# Input for this task
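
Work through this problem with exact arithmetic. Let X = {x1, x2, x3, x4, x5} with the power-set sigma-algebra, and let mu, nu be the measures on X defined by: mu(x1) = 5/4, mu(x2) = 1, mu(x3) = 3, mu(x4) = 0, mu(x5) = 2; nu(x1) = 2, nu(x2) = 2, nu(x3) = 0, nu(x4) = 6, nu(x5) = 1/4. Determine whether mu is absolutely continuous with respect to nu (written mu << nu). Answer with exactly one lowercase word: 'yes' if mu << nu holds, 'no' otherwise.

mu << nu means: every nu-null measurable set is also mu-null; equivalently, for every atom x, if nu({x}) = 0 then mu({x}) = 0.
Checking each atom:
  x1: nu = 2 > 0 -> no constraint.
  x2: nu = 2 > 0 -> no constraint.
  x3: nu = 0, mu = 3 > 0 -> violates mu << nu.
  x4: nu = 6 > 0 -> no constraint.
  x5: nu = 1/4 > 0 -> no constraint.
The atom(s) x3 violate the condition (nu = 0 but mu > 0). Therefore mu is NOT absolutely continuous w.r.t. nu.

no


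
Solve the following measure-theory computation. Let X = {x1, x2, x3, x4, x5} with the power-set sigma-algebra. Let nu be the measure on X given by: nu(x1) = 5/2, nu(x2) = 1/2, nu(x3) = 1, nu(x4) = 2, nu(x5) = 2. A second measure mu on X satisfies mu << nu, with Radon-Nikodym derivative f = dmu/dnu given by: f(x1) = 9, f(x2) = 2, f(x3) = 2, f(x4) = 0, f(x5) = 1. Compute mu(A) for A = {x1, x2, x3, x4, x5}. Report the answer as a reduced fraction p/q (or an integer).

By the defining property of the Radon-Nikodym derivative, for every measurable set A,
  mu(A) = integral_A f dnu.
Since nu is a discrete measure concentrated on the atoms of X, the integral over A reduces to the sum
  mu(A) = sum_{x in A} f(x) * nu({x}).
Computing each term:
  x1: f(x1) * nu(x1) = 9 * 5/2 = 45/2.
  x2: f(x2) * nu(x2) = 2 * 1/2 = 1.
  x3: f(x3) * nu(x3) = 2 * 1 = 2.
  x4: f(x4) * nu(x4) = 0 * 2 = 0.
  x5: f(x5) * nu(x5) = 1 * 2 = 2.
Summing: mu(A) = 45/2 + 1 + 2 + 0 + 2 = 55/2.

55/2


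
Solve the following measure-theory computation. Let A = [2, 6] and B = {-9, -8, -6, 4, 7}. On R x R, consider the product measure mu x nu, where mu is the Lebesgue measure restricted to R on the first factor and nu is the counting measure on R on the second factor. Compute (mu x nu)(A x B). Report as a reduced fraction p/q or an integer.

For a measurable rectangle A x B, the product measure satisfies
  (mu x nu)(A x B) = mu(A) * nu(B).
  mu(A) = 4.
  nu(B) = 5.
  (mu x nu)(A x B) = 4 * 5 = 20.

20


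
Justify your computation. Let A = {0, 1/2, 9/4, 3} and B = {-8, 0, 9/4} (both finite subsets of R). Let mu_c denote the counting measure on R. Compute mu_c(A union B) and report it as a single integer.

Counting measure on a finite set equals cardinality. By inclusion-exclusion, |A union B| = |A| + |B| - |A cap B|.
|A| = 4, |B| = 3, |A cap B| = 2.
So mu_c(A union B) = 4 + 3 - 2 = 5.

5


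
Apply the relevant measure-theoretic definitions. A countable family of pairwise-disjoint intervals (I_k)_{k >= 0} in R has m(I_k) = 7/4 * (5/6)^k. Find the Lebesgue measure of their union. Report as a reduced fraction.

By countable additivity of the Lebesgue measure on pairwise disjoint measurable sets,
  m(union_{k >= 0} I_k) = sum_{k >= 0} m(I_k) = sum_{k >= 0} a * r^k,
  with a = 7/4 and r = 5/6.
Since 0 < r = 5/6 < 1, the geometric series converges:
  sum_{k >= 0} a * r^k = a / (1 - r).
  = 7/4 / (1 - 5/6)
  = 7/4 / (1/6)
  = 21/2.

21/2


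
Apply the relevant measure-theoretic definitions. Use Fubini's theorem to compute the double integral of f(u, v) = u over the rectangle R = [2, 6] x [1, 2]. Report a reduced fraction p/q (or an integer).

f(u, v) is a tensor product of a function of u and a function of v, and both factors are bounded continuous (hence Lebesgue integrable) on the rectangle, so Fubini's theorem applies:
  integral_R f d(m x m) = (integral_a1^b1 u du) * (integral_a2^b2 1 dv).
Inner integral in u: integral_{2}^{6} u du = (6^2 - 2^2)/2
  = 16.
Inner integral in v: integral_{1}^{2} 1 dv = (2^1 - 1^1)/1
  = 1.
Product: (16) * (1) = 16.

16


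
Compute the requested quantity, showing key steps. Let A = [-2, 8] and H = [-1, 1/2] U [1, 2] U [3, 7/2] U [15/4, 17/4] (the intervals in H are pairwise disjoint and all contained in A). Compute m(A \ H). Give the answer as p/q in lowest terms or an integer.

The ambient interval has length m(A) = 8 - (-2) = 10.
Since the holes are disjoint and sit inside A, by finite additivity
  m(H) = sum_i (b_i - a_i), and m(A \ H) = m(A) - m(H).
Computing the hole measures:
  m(H_1) = 1/2 - (-1) = 3/2.
  m(H_2) = 2 - 1 = 1.
  m(H_3) = 7/2 - 3 = 1/2.
  m(H_4) = 17/4 - 15/4 = 1/2.
Summed: m(H) = 3/2 + 1 + 1/2 + 1/2 = 7/2.
So m(A \ H) = 10 - 7/2 = 13/2.

13/2


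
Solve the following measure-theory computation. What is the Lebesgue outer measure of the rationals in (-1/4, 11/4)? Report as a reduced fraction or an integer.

E = Q cap (-1/4, 11/4) is a subset of Q, which is countable. Enumerate Q = {q_1, q_2, ...}; for any eps > 0, cover q_k by the open interval (q_k - eps/2^(k+1), q_k + eps/2^(k+1)), of length eps/2^k. The total cover length is sum_{k>=1} eps/2^k = eps. Hence m*(E) <= m*(Q) <= eps for every eps > 0, and since outer measure is non-negative, m*(E) = 0.

0


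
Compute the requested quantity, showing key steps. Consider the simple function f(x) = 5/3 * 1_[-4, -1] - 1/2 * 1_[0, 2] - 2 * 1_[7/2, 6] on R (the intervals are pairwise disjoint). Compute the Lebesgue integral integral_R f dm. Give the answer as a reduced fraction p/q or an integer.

For a simple function f = sum_i c_i * 1_{A_i} with disjoint A_i,
  integral f dm = sum_i c_i * m(A_i).
Lengths of the A_i:
  m(A_1) = -1 - (-4) = 3.
  m(A_2) = 2 - 0 = 2.
  m(A_3) = 6 - 7/2 = 5/2.
Contributions c_i * m(A_i):
  (5/3) * (3) = 5.
  (-1/2) * (2) = -1.
  (-2) * (5/2) = -5.
Total: 5 - 1 - 5 = -1.

-1


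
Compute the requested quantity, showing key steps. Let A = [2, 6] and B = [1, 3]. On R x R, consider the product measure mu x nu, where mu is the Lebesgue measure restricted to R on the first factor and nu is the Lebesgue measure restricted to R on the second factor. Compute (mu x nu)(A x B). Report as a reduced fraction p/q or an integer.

For a measurable rectangle A x B, the product measure satisfies
  (mu x nu)(A x B) = mu(A) * nu(B).
  mu(A) = 4.
  nu(B) = 2.
  (mu x nu)(A x B) = 4 * 2 = 8.

8


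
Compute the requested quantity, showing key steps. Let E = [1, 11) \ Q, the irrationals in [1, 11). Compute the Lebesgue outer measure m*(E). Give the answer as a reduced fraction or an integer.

The interval I = [1, 11) has m(I) = 11 - 1 = 10 (endpoints are measure-zero, so open/closed/half-open agree). Write I = (I cap Q) u (I \ Q). The rationals in I are countable, so m*(I cap Q) = 0 (cover each rational by intervals whose total length is arbitrarily small). By countable subadditivity m*(I) <= m*(I cap Q) + m*(I \ Q), hence m*(I \ Q) >= m(I) = 10. The reverse inequality m*(I \ Q) <= m*(I) = 10 is trivial since (I \ Q) is a subset of I. Therefore m*(I \ Q) = 10.

10


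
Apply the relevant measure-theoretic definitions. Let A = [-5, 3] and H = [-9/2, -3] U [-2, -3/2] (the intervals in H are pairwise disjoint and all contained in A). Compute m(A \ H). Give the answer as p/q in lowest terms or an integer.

The ambient interval has length m(A) = 3 - (-5) = 8.
Since the holes are disjoint and sit inside A, by finite additivity
  m(H) = sum_i (b_i - a_i), and m(A \ H) = m(A) - m(H).
Computing the hole measures:
  m(H_1) = -3 - (-9/2) = 3/2.
  m(H_2) = -3/2 - (-2) = 1/2.
Summed: m(H) = 3/2 + 1/2 = 2.
So m(A \ H) = 8 - 2 = 6.

6


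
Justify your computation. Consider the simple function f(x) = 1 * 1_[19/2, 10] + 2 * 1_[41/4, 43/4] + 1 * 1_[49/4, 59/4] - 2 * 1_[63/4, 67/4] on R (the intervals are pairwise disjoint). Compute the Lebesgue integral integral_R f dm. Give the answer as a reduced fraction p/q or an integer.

For a simple function f = sum_i c_i * 1_{A_i} with disjoint A_i,
  integral f dm = sum_i c_i * m(A_i).
Lengths of the A_i:
  m(A_1) = 10 - 19/2 = 1/2.
  m(A_2) = 43/4 - 41/4 = 1/2.
  m(A_3) = 59/4 - 49/4 = 5/2.
  m(A_4) = 67/4 - 63/4 = 1.
Contributions c_i * m(A_i):
  (1) * (1/2) = 1/2.
  (2) * (1/2) = 1.
  (1) * (5/2) = 5/2.
  (-2) * (1) = -2.
Total: 1/2 + 1 + 5/2 - 2 = 2.

2


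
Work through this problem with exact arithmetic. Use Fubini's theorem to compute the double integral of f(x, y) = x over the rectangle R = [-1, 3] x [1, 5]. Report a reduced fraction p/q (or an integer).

f(x, y) is a tensor product of a function of x and a function of y, and both factors are bounded continuous (hence Lebesgue integrable) on the rectangle, so Fubini's theorem applies:
  integral_R f d(m x m) = (integral_a1^b1 x dx) * (integral_a2^b2 1 dy).
Inner integral in x: integral_{-1}^{3} x dx = (3^2 - (-1)^2)/2
  = 4.
Inner integral in y: integral_{1}^{5} 1 dy = (5^1 - 1^1)/1
  = 4.
Product: (4) * (4) = 16.

16


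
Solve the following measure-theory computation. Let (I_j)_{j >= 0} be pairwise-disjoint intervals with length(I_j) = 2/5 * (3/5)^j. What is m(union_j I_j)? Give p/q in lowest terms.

By countable additivity of the Lebesgue measure on pairwise disjoint measurable sets,
  m(union_{j >= 0} I_j) = sum_{j >= 0} m(I_j) = sum_{j >= 0} a * r^j,
  with a = 2/5 and r = 3/5.
Since 0 < r = 3/5 < 1, the geometric series converges:
  sum_{j >= 0} a * r^j = a / (1 - r).
  = 2/5 / (1 - 3/5)
  = 2/5 / (2/5)
  = 1.

1


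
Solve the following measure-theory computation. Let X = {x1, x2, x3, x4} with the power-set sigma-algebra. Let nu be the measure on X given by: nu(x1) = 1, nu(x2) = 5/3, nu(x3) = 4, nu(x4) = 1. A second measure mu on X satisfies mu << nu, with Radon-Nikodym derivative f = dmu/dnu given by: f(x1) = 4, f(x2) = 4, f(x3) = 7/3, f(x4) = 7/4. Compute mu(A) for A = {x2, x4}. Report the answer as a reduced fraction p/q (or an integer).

By the defining property of the Radon-Nikodym derivative, for every measurable set A,
  mu(A) = integral_A f dnu.
Since nu is a discrete measure concentrated on the atoms of X, the integral over A reduces to the sum
  mu(A) = sum_{x in A} f(x) * nu({x}).
Computing each term:
  x2: f(x2) * nu(x2) = 4 * 5/3 = 20/3.
  x4: f(x4) * nu(x4) = 7/4 * 1 = 7/4.
Summing: mu(A) = 20/3 + 7/4 = 101/12.

101/12


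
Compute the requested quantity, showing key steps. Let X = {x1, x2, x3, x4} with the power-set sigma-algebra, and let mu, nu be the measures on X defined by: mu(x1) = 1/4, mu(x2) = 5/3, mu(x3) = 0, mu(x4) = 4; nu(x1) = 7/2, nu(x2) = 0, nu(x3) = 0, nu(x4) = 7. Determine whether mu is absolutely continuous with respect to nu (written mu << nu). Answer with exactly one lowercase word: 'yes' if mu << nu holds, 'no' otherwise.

mu << nu means: every nu-null measurable set is also mu-null; equivalently, for every atom x, if nu({x}) = 0 then mu({x}) = 0.
Checking each atom:
  x1: nu = 7/2 > 0 -> no constraint.
  x2: nu = 0, mu = 5/3 > 0 -> violates mu << nu.
  x3: nu = 0, mu = 0 -> consistent with mu << nu.
  x4: nu = 7 > 0 -> no constraint.
The atom(s) x2 violate the condition (nu = 0 but mu > 0). Therefore mu is NOT absolutely continuous w.r.t. nu.

no


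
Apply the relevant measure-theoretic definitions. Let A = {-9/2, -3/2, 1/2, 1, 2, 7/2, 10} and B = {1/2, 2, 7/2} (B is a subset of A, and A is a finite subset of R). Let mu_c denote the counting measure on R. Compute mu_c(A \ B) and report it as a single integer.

Counting measure assigns mu_c(E) = |E| (number of elements) when E is finite. For B subset A, A \ B is the set of elements of A not in B, so |A \ B| = |A| - |B|.
|A| = 7, |B| = 3, so mu_c(A \ B) = 7 - 3 = 4.

4


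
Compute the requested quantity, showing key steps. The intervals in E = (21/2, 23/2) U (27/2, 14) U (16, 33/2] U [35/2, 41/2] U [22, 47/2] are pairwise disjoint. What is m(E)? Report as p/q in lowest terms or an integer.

For pairwise disjoint intervals, m(union_i I_i) = sum_i m(I_i),
and m is invariant under swapping open/closed endpoints (single points have measure 0).
So m(E) = sum_i (b_i - a_i).
  I_1 has length 23/2 - 21/2 = 1.
  I_2 has length 14 - 27/2 = 1/2.
  I_3 has length 33/2 - 16 = 1/2.
  I_4 has length 41/2 - 35/2 = 3.
  I_5 has length 47/2 - 22 = 3/2.
Summing:
  m(E) = 1 + 1/2 + 1/2 + 3 + 3/2 = 13/2.

13/2


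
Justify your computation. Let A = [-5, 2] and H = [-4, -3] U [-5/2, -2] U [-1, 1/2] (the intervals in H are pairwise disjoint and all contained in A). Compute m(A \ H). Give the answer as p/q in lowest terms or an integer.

The ambient interval has length m(A) = 2 - (-5) = 7.
Since the holes are disjoint and sit inside A, by finite additivity
  m(H) = sum_i (b_i - a_i), and m(A \ H) = m(A) - m(H).
Computing the hole measures:
  m(H_1) = -3 - (-4) = 1.
  m(H_2) = -2 - (-5/2) = 1/2.
  m(H_3) = 1/2 - (-1) = 3/2.
Summed: m(H) = 1 + 1/2 + 3/2 = 3.
So m(A \ H) = 7 - 3 = 4.

4


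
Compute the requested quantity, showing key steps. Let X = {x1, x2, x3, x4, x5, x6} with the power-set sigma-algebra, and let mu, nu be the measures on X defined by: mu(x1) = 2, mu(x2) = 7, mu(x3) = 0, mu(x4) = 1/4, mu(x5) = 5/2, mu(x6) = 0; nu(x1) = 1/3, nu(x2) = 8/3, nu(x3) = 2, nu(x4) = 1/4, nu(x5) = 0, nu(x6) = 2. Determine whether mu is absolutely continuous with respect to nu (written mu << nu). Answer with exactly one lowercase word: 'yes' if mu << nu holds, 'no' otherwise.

mu << nu means: every nu-null measurable set is also mu-null; equivalently, for every atom x, if nu({x}) = 0 then mu({x}) = 0.
Checking each atom:
  x1: nu = 1/3 > 0 -> no constraint.
  x2: nu = 8/3 > 0 -> no constraint.
  x3: nu = 2 > 0 -> no constraint.
  x4: nu = 1/4 > 0 -> no constraint.
  x5: nu = 0, mu = 5/2 > 0 -> violates mu << nu.
  x6: nu = 2 > 0 -> no constraint.
The atom(s) x5 violate the condition (nu = 0 but mu > 0). Therefore mu is NOT absolutely continuous w.r.t. nu.

no


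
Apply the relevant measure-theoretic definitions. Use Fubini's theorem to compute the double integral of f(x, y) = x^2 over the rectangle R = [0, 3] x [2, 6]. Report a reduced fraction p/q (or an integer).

f(x, y) is a tensor product of a function of x and a function of y, and both factors are bounded continuous (hence Lebesgue integrable) on the rectangle, so Fubini's theorem applies:
  integral_R f d(m x m) = (integral_a1^b1 x^2 dx) * (integral_a2^b2 1 dy).
Inner integral in x: integral_{0}^{3} x^2 dx = (3^3 - 0^3)/3
  = 9.
Inner integral in y: integral_{2}^{6} 1 dy = (6^1 - 2^1)/1
  = 4.
Product: (9) * (4) = 36.

36


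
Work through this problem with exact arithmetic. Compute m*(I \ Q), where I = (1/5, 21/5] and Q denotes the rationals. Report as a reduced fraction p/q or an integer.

The interval I = (1/5, 21/5] has m(I) = 21/5 - 1/5 = 4 (endpoints are measure-zero, so open/closed/half-open agree). Write I = (I cap Q) u (I \ Q). The rationals in I are countable, so m*(I cap Q) = 0 (cover each rational by intervals whose total length is arbitrarily small). By countable subadditivity m*(I) <= m*(I cap Q) + m*(I \ Q), hence m*(I \ Q) >= m(I) = 4. The reverse inequality m*(I \ Q) <= m*(I) = 4 is trivial since (I \ Q) is a subset of I. Therefore m*(I \ Q) = 4.

4


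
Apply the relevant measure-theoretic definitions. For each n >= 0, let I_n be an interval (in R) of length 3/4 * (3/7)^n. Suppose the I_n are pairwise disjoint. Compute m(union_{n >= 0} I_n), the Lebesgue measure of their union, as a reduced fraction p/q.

By countable additivity of the Lebesgue measure on pairwise disjoint measurable sets,
  m(union_{n >= 0} I_n) = sum_{n >= 0} m(I_n) = sum_{n >= 0} a * r^n,
  with a = 3/4 and r = 3/7.
Since 0 < r = 3/7 < 1, the geometric series converges:
  sum_{n >= 0} a * r^n = a / (1 - r).
  = 3/4 / (1 - 3/7)
  = 3/4 / (4/7)
  = 21/16.

21/16


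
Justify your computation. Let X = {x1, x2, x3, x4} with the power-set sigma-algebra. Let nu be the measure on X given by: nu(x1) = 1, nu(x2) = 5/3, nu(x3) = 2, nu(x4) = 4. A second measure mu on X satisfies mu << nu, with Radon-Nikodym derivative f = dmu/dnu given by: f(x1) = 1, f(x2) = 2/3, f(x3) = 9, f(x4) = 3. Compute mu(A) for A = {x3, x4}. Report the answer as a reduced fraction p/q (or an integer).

By the defining property of the Radon-Nikodym derivative, for every measurable set A,
  mu(A) = integral_A f dnu.
Since nu is a discrete measure concentrated on the atoms of X, the integral over A reduces to the sum
  mu(A) = sum_{x in A} f(x) * nu({x}).
Computing each term:
  x3: f(x3) * nu(x3) = 9 * 2 = 18.
  x4: f(x4) * nu(x4) = 3 * 4 = 12.
Summing: mu(A) = 18 + 12 = 30.

30


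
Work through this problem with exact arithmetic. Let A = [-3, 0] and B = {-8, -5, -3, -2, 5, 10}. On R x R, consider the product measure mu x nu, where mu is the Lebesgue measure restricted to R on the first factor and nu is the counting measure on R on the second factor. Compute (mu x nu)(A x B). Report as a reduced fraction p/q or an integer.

For a measurable rectangle A x B, the product measure satisfies
  (mu x nu)(A x B) = mu(A) * nu(B).
  mu(A) = 3.
  nu(B) = 6.
  (mu x nu)(A x B) = 3 * 6 = 18.

18


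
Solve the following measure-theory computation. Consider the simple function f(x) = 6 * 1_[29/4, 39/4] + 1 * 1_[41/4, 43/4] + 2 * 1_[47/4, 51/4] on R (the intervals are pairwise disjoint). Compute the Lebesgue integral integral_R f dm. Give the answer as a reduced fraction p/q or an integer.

For a simple function f = sum_i c_i * 1_{A_i} with disjoint A_i,
  integral f dm = sum_i c_i * m(A_i).
Lengths of the A_i:
  m(A_1) = 39/4 - 29/4 = 5/2.
  m(A_2) = 43/4 - 41/4 = 1/2.
  m(A_3) = 51/4 - 47/4 = 1.
Contributions c_i * m(A_i):
  (6) * (5/2) = 15.
  (1) * (1/2) = 1/2.
  (2) * (1) = 2.
Total: 15 + 1/2 + 2 = 35/2.

35/2


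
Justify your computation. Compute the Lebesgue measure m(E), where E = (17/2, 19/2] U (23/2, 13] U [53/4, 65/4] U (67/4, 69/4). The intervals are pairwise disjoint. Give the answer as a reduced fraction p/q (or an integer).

For pairwise disjoint intervals, m(union_i I_i) = sum_i m(I_i),
and m is invariant under swapping open/closed endpoints (single points have measure 0).
So m(E) = sum_i (b_i - a_i).
  I_1 has length 19/2 - 17/2 = 1.
  I_2 has length 13 - 23/2 = 3/2.
  I_3 has length 65/4 - 53/4 = 3.
  I_4 has length 69/4 - 67/4 = 1/2.
Summing:
  m(E) = 1 + 3/2 + 3 + 1/2 = 6.

6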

# Problem description
The range runs from the line with "Solve the following measure-theory computation. Consider" to the last line of the entries above, both included. Restate it word for word.

# Written reply
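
Solve the following measure-theory computation. Consider the simple function f(x) = 6 * 1_[29/4, 39/4] + 1 * 1_[41/4, 43/4] + 2 * 1_[47/4, 51/4] on R (the intervals are pairwise disjoint). Compute the Lebesgue integral integral_R f dm. Give the answer as a reduced fraction p/q or an integer.

For a simple function f = sum_i c_i * 1_{A_i} with disjoint A_i,
  integral f dm = sum_i c_i * m(A_i).
Lengths of the A_i:
  m(A_1) = 39/4 - 29/4 = 5/2.
  m(A_2) = 43/4 - 41/4 = 1/2.
  m(A_3) = 51/4 - 47/4 = 1.
Contributions c_i * m(A_i):
  (6) * (5/2) = 15.
  (1) * (1/2) = 1/2.
  (2) * (1) = 2.
Total: 15 + 1/2 + 2 = 35/2.

35/2


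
Justify your computation. Compute the Lebesgue measure m(E), where E = (17/2, 19/2] U (23/2, 13] U [53/4, 65/4] U (67/4, 69/4). The intervals are pairwise disjoint. Give the answer as a reduced fraction p/q (or an integer).

For pairwise disjoint intervals, m(union_i I_i) = sum_i m(I_i),
and m is invariant under swapping open/closed endpoints (single points have measure 0).
So m(E) = sum_i (b_i - a_i).
  I_1 has length 19/2 - 17/2 = 1.
  I_2 has length 13 - 23/2 = 3/2.
  I_3 has length 65/4 - 53/4 = 3.
  I_4 has length 69/4 - 67/4 = 1/2.
Summing:
  m(E) = 1 + 3/2 + 3 + 1/2 = 6.

6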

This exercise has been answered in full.